▶ _Assigned task_
The lines below that include "messages" are to be found and copied.

▶ _Task material_
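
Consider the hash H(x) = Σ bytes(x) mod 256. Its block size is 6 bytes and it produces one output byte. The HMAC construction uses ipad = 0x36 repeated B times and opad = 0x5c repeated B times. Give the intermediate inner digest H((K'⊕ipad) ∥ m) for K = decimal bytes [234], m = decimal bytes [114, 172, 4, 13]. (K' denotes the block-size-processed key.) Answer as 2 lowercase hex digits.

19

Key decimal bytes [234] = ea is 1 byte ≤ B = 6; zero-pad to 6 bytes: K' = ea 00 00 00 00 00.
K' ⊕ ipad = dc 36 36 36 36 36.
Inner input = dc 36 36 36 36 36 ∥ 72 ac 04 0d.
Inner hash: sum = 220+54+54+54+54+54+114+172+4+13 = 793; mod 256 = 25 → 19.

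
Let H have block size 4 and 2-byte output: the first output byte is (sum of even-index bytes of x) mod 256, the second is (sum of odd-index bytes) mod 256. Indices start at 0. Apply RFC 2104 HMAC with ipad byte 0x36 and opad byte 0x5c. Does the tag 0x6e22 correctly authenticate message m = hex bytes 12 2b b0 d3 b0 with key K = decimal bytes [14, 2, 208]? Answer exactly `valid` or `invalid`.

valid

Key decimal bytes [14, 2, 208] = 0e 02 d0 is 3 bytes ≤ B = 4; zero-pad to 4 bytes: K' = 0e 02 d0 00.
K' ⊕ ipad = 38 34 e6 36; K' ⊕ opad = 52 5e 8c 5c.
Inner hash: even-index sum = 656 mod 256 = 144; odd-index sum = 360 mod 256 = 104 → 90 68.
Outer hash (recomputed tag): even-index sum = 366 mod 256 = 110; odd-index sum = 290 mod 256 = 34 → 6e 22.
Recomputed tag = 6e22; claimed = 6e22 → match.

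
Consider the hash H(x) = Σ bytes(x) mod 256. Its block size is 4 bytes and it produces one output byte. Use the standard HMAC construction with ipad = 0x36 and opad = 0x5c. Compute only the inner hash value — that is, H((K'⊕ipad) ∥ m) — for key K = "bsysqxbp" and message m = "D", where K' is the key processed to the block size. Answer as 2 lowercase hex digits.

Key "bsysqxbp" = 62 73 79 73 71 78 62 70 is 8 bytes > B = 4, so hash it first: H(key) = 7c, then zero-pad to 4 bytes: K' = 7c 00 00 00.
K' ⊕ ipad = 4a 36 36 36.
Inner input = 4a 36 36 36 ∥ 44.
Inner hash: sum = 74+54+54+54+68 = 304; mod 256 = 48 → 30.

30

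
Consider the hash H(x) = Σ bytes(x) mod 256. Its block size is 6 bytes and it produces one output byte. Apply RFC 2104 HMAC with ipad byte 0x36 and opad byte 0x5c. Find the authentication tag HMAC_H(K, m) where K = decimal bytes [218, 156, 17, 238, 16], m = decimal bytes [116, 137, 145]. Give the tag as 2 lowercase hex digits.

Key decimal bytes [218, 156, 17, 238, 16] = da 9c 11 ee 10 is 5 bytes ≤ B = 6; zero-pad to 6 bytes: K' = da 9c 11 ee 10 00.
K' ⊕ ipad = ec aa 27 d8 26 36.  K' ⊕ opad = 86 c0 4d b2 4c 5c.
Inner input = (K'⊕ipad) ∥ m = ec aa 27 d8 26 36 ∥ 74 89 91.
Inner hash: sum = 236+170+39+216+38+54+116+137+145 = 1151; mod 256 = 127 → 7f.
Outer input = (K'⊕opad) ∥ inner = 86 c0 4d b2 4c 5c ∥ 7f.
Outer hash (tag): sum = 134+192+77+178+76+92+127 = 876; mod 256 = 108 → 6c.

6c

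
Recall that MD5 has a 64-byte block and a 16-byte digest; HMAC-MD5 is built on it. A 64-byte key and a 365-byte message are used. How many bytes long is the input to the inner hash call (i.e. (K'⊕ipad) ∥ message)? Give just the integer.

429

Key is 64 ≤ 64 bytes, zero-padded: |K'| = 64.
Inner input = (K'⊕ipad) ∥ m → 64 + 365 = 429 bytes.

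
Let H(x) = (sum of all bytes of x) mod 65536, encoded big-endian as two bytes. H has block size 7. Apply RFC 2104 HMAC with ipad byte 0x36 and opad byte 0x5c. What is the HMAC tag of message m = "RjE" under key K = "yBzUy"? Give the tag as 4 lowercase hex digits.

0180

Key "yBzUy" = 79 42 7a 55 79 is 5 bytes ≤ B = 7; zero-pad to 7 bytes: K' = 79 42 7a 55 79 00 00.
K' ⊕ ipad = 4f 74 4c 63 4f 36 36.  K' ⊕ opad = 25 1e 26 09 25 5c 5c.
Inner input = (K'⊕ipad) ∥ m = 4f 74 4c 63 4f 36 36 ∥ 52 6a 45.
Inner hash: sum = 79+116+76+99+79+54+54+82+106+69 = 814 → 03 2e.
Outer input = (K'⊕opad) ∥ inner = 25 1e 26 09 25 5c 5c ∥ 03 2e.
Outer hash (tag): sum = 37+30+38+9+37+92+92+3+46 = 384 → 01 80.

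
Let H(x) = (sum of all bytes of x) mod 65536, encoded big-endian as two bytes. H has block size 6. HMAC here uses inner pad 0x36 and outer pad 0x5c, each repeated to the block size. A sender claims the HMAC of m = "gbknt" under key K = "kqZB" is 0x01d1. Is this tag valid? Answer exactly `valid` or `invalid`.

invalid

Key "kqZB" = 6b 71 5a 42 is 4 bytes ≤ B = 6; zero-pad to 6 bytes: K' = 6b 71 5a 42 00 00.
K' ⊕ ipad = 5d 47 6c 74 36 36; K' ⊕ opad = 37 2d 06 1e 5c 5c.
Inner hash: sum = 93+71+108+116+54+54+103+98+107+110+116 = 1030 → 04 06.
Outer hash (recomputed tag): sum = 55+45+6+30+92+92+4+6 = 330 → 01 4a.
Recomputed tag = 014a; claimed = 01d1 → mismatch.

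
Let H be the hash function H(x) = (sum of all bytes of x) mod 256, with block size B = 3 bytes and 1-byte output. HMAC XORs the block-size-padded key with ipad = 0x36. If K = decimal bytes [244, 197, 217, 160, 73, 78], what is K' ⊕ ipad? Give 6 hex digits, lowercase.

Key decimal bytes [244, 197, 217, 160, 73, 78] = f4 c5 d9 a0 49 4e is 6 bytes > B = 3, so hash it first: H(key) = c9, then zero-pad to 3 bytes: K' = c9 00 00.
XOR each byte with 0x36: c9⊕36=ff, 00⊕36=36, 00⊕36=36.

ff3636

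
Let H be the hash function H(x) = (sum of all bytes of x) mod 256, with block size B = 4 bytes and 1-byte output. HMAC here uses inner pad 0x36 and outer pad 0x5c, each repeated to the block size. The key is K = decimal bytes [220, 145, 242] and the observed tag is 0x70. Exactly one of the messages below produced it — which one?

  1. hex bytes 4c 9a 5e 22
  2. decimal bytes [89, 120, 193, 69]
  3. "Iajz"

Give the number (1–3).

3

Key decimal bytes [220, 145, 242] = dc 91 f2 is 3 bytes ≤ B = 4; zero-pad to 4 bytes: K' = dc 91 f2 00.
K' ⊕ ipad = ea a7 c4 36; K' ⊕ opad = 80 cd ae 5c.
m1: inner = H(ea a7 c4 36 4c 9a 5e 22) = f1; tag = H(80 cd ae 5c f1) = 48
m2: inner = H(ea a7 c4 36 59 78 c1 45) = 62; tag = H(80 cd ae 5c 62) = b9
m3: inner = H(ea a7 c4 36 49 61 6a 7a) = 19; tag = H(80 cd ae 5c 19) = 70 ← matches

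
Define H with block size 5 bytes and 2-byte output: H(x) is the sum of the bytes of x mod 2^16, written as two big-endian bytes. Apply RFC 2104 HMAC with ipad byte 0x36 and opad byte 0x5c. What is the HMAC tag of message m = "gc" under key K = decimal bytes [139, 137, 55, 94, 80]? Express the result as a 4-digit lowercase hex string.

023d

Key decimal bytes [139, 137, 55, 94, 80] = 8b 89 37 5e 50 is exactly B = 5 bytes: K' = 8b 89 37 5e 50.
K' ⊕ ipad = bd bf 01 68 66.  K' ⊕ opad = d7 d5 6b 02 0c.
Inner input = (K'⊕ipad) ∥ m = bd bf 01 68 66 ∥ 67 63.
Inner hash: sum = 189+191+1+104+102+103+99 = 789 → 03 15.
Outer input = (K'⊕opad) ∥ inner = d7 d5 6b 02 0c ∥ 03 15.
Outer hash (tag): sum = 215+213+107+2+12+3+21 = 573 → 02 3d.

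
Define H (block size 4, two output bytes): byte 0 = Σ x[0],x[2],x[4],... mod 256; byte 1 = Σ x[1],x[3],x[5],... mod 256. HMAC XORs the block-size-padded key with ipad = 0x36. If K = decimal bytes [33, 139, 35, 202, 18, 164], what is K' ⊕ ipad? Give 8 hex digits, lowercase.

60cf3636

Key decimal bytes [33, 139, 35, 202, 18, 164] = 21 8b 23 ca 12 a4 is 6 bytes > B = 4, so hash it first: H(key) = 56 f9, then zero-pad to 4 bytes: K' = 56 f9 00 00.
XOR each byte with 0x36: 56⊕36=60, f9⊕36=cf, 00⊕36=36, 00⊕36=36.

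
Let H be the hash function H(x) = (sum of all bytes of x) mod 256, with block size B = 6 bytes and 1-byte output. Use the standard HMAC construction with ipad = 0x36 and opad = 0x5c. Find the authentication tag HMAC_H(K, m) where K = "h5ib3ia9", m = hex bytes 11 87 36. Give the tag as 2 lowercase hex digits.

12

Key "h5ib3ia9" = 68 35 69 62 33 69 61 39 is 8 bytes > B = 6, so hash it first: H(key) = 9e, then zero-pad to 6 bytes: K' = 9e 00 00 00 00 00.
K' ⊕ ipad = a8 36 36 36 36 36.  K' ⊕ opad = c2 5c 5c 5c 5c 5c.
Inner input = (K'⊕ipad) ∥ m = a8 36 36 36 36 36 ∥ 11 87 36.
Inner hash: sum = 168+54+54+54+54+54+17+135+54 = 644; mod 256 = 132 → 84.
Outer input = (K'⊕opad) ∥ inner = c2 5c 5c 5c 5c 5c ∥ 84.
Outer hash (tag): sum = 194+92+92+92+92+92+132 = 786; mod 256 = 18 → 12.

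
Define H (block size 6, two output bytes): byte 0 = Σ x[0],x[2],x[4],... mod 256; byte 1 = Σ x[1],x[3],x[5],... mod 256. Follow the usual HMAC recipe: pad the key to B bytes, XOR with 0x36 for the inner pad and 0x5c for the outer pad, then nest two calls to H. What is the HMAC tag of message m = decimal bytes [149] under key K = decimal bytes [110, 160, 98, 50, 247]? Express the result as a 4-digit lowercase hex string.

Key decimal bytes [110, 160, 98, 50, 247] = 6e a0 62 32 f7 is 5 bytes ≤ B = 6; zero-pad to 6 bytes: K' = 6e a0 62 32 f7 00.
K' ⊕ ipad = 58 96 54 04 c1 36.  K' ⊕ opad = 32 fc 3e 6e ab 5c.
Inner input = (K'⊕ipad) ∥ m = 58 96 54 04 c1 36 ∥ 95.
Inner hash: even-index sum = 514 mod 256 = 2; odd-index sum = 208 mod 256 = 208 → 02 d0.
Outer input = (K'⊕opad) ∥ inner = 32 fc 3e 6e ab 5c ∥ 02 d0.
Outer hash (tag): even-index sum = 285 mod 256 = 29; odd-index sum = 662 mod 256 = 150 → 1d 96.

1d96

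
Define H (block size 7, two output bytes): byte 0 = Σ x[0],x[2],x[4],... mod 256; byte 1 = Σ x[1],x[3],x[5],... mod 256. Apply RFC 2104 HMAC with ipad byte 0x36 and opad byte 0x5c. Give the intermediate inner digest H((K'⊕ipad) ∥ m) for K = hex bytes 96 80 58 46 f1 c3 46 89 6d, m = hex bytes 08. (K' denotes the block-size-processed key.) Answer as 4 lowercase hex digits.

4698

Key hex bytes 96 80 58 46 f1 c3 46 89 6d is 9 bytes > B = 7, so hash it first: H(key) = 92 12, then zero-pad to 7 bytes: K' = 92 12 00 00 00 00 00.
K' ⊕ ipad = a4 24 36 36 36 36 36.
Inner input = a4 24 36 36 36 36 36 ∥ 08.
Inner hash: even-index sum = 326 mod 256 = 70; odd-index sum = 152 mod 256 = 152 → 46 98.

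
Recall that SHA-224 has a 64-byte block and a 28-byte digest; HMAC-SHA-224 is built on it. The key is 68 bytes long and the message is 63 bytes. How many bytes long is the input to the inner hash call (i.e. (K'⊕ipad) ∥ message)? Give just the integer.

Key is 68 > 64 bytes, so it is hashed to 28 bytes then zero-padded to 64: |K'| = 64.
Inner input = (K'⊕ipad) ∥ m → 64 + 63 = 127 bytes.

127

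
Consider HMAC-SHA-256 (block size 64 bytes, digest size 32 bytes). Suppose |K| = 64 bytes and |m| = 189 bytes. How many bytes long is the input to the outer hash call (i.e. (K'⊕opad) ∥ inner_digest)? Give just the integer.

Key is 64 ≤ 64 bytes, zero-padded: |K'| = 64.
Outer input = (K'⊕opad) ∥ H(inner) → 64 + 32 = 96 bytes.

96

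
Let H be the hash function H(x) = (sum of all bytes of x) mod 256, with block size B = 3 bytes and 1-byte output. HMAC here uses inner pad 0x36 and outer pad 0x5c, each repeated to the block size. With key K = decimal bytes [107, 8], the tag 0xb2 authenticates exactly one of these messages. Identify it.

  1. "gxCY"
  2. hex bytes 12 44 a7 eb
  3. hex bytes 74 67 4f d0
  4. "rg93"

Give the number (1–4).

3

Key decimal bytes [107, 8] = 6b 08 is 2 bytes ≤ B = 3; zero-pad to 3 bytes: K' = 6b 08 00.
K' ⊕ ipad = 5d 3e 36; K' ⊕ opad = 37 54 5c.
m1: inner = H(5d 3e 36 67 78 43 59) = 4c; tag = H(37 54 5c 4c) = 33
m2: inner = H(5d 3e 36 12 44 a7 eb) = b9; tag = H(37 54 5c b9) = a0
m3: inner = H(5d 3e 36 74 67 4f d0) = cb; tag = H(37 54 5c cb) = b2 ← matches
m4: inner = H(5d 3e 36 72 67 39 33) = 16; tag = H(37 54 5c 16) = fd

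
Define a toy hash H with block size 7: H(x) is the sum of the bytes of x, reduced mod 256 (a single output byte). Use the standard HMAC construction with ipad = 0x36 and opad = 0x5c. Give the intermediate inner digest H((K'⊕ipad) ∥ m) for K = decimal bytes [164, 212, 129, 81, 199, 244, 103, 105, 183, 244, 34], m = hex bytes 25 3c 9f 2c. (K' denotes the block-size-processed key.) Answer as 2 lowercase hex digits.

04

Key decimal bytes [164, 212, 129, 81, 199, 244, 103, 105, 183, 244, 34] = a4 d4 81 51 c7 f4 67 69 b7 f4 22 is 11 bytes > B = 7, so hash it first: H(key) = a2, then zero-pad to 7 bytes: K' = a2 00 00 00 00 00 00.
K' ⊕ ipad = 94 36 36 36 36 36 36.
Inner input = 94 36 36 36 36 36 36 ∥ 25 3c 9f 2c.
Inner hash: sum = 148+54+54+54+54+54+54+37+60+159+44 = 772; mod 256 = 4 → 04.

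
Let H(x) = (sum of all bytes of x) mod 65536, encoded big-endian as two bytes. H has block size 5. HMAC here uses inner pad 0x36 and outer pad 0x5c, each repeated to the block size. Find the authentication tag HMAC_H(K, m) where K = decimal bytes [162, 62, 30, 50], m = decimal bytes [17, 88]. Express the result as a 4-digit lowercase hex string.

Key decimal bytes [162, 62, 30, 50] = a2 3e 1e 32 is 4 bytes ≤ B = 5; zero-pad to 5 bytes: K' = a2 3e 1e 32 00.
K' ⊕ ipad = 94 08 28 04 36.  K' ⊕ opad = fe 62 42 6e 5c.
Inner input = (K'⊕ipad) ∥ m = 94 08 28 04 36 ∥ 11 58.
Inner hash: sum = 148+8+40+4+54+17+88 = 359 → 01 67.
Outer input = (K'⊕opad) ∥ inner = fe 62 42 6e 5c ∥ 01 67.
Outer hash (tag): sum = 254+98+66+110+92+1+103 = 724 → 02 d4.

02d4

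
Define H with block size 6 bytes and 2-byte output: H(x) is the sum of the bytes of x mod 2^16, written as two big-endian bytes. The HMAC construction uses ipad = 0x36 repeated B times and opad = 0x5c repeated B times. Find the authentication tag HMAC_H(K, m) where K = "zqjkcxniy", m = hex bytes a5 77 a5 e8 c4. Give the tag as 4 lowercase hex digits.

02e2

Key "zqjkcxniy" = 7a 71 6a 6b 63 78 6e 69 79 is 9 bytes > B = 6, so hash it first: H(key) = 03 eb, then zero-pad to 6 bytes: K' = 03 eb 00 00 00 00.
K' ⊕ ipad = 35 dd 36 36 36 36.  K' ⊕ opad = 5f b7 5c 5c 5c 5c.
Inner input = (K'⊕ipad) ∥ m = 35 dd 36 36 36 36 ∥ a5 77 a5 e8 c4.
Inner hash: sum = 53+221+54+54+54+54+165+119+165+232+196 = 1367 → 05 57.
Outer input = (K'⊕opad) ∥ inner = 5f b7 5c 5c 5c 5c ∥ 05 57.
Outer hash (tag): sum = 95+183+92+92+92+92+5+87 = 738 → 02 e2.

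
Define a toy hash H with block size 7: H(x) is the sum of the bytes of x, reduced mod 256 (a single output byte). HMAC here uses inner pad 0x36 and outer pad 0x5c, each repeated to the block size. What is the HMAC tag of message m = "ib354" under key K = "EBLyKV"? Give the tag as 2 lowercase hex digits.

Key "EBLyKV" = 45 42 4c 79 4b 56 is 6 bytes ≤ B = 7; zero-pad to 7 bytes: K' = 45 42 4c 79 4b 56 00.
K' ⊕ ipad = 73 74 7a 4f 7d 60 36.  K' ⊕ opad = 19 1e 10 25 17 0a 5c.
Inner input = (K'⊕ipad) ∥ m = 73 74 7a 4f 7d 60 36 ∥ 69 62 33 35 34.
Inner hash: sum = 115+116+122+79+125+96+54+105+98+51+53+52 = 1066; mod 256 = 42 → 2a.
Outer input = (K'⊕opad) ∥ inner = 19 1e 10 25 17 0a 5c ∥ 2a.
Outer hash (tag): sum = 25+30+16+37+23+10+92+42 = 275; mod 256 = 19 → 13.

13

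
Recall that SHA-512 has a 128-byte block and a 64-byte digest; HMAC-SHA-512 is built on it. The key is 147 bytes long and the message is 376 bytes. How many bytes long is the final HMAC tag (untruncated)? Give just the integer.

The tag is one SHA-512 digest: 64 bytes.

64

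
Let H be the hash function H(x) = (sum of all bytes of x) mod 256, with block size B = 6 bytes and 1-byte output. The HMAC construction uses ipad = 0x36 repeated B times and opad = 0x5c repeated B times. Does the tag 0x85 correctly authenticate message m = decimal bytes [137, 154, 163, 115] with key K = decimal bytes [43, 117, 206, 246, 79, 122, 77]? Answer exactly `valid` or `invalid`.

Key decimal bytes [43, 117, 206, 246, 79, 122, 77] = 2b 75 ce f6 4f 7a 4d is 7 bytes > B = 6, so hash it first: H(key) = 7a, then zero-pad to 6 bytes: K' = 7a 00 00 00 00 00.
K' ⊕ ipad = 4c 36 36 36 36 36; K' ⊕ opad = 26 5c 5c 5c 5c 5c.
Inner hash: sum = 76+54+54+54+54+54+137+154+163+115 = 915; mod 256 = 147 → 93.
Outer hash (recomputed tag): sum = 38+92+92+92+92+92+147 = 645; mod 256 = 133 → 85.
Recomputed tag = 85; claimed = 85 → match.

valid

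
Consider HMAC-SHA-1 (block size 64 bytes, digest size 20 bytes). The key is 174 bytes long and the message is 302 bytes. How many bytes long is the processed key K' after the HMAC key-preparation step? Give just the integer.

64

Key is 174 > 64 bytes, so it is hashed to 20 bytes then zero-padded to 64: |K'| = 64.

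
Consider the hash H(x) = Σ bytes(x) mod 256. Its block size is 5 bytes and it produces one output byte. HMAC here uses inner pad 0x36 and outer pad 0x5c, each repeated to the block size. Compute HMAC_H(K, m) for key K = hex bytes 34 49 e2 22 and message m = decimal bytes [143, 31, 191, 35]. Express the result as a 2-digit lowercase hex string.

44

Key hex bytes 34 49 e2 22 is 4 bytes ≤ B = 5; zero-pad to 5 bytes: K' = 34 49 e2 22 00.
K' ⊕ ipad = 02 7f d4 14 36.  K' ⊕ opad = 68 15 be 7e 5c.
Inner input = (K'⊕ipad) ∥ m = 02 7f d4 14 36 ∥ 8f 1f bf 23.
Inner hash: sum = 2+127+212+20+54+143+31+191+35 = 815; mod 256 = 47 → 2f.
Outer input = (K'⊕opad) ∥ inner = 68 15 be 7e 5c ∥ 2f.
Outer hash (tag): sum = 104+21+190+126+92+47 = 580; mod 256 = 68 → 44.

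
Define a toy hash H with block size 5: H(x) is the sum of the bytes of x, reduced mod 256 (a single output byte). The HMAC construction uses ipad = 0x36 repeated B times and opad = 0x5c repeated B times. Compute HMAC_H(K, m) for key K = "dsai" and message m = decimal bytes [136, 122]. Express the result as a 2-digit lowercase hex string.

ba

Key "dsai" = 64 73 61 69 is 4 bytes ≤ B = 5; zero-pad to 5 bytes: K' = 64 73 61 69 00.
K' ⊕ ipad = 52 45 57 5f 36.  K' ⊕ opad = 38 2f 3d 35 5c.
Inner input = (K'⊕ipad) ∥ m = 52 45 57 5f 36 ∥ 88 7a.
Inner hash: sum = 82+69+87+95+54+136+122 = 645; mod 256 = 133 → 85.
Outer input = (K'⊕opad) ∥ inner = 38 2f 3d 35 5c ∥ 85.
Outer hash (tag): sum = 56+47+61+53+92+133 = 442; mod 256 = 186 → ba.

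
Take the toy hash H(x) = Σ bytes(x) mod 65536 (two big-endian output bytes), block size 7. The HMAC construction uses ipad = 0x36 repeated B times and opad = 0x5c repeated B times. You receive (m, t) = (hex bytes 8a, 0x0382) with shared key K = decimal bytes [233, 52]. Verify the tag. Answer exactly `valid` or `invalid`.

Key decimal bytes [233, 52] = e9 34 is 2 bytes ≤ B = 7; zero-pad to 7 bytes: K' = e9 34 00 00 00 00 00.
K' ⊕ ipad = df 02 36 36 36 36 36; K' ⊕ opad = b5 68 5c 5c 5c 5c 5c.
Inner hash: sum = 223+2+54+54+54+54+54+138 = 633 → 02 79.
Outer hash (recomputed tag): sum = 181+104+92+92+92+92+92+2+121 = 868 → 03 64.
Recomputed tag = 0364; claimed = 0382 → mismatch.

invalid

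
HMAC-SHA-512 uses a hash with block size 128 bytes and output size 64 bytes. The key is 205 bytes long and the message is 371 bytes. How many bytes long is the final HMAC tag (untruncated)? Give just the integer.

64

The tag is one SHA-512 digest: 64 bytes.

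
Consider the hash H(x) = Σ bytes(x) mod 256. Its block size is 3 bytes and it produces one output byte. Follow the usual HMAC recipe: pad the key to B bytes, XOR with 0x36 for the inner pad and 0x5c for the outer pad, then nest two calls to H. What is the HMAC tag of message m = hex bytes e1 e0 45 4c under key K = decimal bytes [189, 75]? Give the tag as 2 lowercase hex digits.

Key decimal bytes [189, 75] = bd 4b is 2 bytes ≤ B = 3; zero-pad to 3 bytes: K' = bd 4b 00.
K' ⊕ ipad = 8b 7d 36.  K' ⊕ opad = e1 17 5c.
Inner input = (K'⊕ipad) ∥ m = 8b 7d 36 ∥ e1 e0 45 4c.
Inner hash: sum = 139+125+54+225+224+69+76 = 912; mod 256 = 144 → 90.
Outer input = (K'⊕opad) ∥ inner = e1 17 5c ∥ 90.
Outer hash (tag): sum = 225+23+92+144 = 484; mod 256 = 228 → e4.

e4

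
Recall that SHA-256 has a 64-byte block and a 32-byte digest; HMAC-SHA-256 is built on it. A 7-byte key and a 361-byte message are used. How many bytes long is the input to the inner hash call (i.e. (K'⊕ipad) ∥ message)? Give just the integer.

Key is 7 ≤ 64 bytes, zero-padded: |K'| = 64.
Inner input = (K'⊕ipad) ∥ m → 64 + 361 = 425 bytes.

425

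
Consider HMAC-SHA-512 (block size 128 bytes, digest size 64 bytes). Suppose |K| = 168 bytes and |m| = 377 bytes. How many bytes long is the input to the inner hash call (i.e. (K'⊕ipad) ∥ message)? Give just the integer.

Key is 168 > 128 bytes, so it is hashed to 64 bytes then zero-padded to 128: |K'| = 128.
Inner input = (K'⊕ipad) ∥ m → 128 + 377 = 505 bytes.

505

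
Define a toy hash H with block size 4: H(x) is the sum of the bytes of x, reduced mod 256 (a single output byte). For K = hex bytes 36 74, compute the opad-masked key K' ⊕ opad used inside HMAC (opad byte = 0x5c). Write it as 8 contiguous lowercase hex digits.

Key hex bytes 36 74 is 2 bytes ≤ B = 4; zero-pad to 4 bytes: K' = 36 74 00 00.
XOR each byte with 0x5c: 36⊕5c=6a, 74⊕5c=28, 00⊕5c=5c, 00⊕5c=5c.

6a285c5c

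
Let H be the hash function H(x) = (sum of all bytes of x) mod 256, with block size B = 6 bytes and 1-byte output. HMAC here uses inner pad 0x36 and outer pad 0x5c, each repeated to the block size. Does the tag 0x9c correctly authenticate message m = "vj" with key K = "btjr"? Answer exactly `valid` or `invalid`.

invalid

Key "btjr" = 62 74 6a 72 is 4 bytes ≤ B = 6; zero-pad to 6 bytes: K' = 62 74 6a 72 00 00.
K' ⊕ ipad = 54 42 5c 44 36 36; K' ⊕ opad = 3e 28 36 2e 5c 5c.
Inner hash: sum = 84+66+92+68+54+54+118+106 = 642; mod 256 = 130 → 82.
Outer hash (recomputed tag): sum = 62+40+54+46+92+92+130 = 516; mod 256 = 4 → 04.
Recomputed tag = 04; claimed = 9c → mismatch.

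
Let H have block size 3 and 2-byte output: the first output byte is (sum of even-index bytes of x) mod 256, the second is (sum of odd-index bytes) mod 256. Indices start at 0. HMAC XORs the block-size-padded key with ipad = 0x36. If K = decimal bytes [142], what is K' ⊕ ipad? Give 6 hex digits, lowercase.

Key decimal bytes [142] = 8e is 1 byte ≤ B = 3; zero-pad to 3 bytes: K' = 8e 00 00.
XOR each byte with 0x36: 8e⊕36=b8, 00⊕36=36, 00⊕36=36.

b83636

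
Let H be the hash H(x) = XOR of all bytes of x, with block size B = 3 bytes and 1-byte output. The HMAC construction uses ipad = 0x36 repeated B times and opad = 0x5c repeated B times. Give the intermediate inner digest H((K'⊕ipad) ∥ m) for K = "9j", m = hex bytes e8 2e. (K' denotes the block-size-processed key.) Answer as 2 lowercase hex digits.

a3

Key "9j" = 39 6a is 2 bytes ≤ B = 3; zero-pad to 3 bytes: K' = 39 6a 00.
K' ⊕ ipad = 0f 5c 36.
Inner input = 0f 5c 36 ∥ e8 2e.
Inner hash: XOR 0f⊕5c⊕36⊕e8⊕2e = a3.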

▶ _Exercise response_
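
Let H be the hash function H(x) = (sum of all bytes of x) mod 256, with block size B = 4 bytes and 1-byte output. HMAC here uses inner pad 0x36 and outer pad 0x5c, each repeated to the block size. The key is K = decimal bytes [220, 145, 242] and the observed tag is 0x70. Exactly one of the messages below produced it — which one?
Let H be the hash function H(x) = (sum of all bytes of x) mod 256, with block size B = 3 bytes and 1-byte output. HMAC here uses inner pad 0x36 and outer pad 0x5c, each repeated to the block size. With key K = decimal bytes [107, 8], the tag 0xb2 authenticates exactly one of these messages. Identify it.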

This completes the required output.